[Stored data]
________________________________________

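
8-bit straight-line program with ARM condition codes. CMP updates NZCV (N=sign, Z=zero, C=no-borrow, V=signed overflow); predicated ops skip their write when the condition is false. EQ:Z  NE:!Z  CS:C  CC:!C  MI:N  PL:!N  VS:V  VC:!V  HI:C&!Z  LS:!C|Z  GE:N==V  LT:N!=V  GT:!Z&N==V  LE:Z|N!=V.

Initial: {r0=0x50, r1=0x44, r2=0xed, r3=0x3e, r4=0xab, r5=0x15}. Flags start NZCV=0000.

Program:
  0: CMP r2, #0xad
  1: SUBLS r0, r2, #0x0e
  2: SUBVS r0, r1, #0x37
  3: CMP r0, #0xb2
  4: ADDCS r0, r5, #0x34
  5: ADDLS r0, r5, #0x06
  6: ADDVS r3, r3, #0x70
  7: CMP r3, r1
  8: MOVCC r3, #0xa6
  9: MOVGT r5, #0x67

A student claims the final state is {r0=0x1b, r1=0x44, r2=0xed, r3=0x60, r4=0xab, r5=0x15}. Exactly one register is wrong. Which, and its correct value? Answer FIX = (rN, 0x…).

FIX = (r3, 0xae)

0: ✓ CMP  NZCV=0010
1: · SUBLS
2: · SUBVS
3: ✓ CMP  NZCV=1001
4: · ADDCS
5: ✓ ADDLS  r0←0x1b
6: ✓ ADDVS  r3←0xae
7: ✓ CMP  NZCV=0011
8: · MOVCC
9: · MOVGT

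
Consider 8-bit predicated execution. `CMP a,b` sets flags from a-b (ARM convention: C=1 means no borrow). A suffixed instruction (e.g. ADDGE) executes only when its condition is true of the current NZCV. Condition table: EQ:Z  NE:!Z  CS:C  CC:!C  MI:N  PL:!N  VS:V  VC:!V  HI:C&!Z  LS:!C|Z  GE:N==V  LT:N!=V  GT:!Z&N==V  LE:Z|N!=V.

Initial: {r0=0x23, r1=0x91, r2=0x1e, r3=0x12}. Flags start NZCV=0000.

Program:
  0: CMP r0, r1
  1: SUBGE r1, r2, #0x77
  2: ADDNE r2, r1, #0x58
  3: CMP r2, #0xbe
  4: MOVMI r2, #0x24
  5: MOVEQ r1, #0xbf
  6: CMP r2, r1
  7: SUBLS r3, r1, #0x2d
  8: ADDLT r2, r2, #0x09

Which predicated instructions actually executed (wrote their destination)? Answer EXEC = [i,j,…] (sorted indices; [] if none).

0: ✓ CMP  NZCV=1001
1: ✓ SUBGE  r1←0xa7
2: ✓ ADDNE  r2←0xff
3: ✓ CMP  NZCV=0010
4: · MOVMI
5: · MOVEQ
6: ✓ CMP  NZCV=0010
7: · SUBLS
8: · ADDLT

EXEC = [1,2]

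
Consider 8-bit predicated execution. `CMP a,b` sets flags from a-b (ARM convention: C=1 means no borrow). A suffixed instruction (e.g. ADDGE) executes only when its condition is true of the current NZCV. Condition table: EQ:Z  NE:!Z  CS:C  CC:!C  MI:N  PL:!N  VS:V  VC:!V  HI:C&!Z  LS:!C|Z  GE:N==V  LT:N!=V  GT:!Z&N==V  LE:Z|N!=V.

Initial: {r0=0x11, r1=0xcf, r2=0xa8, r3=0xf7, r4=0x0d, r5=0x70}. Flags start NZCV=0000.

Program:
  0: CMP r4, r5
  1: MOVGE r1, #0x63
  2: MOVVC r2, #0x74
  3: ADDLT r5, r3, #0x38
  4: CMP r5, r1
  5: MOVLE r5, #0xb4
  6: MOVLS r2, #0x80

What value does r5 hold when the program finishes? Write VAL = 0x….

VAL = 0x2f

0: ✓ CMP  NZCV=1000
1: · MOVGE
2: ✓ MOVVC  r2←0x74
3: ✓ ADDLT  r5←0x2f
4: ✓ CMP  NZCV=0000
5: · MOVLE
6: ✓ MOVLS  r2←0x80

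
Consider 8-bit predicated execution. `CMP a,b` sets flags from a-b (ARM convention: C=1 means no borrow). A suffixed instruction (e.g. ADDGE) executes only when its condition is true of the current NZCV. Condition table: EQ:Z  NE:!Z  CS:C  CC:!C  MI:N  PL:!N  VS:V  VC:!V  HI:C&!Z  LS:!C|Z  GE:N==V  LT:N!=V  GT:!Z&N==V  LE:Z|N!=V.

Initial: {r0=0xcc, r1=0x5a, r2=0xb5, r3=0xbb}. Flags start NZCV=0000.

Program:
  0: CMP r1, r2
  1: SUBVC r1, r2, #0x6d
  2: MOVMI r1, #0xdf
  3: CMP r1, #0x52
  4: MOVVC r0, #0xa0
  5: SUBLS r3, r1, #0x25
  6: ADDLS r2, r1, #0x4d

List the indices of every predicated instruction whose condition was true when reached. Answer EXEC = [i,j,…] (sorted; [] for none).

[0] flags=1001 → (cmp)
[1] flags=1001 VC?F → skip
[2] flags=1001 MI?T → r1=0xdf
[3] flags=1010 → (cmp)
[4] flags=1010 VC?T → r0=0xa0
[5] flags=1010 LS?F → skip
[6] flags=1010 LS?F → skip

EXEC = [2,4]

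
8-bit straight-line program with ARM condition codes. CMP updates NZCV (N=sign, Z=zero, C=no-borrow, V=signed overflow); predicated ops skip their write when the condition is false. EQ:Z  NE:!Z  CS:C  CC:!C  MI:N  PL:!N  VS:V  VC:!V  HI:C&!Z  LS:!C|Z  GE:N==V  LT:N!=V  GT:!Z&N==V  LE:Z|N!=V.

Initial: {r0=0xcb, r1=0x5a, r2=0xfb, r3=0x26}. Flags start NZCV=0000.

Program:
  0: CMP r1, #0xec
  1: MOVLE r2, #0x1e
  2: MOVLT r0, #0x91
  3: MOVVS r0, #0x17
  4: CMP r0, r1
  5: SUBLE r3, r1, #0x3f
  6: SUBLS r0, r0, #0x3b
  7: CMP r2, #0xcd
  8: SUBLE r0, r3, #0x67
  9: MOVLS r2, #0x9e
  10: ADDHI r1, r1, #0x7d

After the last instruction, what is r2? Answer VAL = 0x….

VAL = 0xfb

[0] flags=0000 → (cmp)
[1] flags=0000 LE?F → skip
[2] flags=0000 LT?F → skip
[3] flags=0000 VS?F → skip
[4] flags=0011 → (cmp)
[5] flags=0011 LE?T → r3=0x1b
[6] flags=0011 LS?F → skip
[7] flags=0010 → (cmp)
[8] flags=0010 LE?F → skip
[9] flags=0010 LS?F → skip
[10] flags=0010 HI?T → r1=0xd7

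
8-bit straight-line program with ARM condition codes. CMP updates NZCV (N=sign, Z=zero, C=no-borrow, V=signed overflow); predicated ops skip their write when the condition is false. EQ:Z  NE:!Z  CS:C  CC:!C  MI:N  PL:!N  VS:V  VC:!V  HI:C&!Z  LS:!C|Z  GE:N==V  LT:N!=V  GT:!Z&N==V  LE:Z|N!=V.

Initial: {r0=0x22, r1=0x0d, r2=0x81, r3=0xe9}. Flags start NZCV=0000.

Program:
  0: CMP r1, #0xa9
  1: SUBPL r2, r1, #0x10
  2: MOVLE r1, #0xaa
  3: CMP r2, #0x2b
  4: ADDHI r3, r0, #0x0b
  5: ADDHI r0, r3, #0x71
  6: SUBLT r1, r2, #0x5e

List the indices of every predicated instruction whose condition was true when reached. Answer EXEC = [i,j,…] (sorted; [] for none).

[0] flags=0000 → (cmp)
[1] flags=0000 PL?T → r2=0xfd
[2] flags=0000 LE?F → skip
[3] flags=1010 → (cmp)
[4] flags=1010 HI?T → r3=0x2d
[5] flags=1010 HI?T → r0=0x9e
[6] flags=1010 LT?T → r1=0x9f

EXEC = [1,4,5,6]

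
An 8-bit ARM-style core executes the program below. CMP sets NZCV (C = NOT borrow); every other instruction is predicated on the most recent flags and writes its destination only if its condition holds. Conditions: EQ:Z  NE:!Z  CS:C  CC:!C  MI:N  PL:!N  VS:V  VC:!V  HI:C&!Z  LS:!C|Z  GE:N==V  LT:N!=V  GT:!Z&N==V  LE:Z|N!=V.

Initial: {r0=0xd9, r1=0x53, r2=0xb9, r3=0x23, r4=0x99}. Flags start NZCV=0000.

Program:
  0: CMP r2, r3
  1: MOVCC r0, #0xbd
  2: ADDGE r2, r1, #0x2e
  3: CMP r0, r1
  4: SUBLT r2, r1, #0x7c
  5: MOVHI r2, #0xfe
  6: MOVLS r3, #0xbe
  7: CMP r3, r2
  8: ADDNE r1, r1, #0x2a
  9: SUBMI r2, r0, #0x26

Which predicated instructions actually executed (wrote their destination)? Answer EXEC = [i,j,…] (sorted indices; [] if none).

0: ✓ CMP  NZCV=1010
1: · MOVCC
2: · ADDGE
3: ✓ CMP  NZCV=1010
4: ✓ SUBLT  r2←0xd7
5: ✓ MOVHI  r2←0xfe
6: · MOVLS
7: ✓ CMP  NZCV=0000
8: ✓ ADDNE  r1←0x7d
9: · SUBMI

EXEC = [4,5,8]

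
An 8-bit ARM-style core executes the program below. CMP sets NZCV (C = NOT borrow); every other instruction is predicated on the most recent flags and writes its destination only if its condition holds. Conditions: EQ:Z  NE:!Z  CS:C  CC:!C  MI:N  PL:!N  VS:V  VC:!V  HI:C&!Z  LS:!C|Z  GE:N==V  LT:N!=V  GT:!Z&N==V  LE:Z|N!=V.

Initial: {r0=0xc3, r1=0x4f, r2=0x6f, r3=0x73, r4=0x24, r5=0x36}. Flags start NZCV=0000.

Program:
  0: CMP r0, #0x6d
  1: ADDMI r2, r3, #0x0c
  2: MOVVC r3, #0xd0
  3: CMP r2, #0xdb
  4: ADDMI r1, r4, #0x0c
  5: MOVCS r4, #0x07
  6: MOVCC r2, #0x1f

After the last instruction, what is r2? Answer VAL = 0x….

0: ✓ CMP  NZCV=0011
1: · ADDMI
2: · MOVVC
3: ✓ CMP  NZCV=1001
4: ✓ ADDMI  r1←0x30
5: · MOVCS
6: ✓ MOVCC  r2←0x1f

VAL = 0x1f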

________________________________________

* Problem details *
Identify every line above with the string "ADDHI" in it. Copy those lines.

* Expected output *
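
  10: ADDHI r1, r1, #0x7d
  4: ADDHI r3, r0, #0x0b
  5: ADDHI r0, r3, #0x71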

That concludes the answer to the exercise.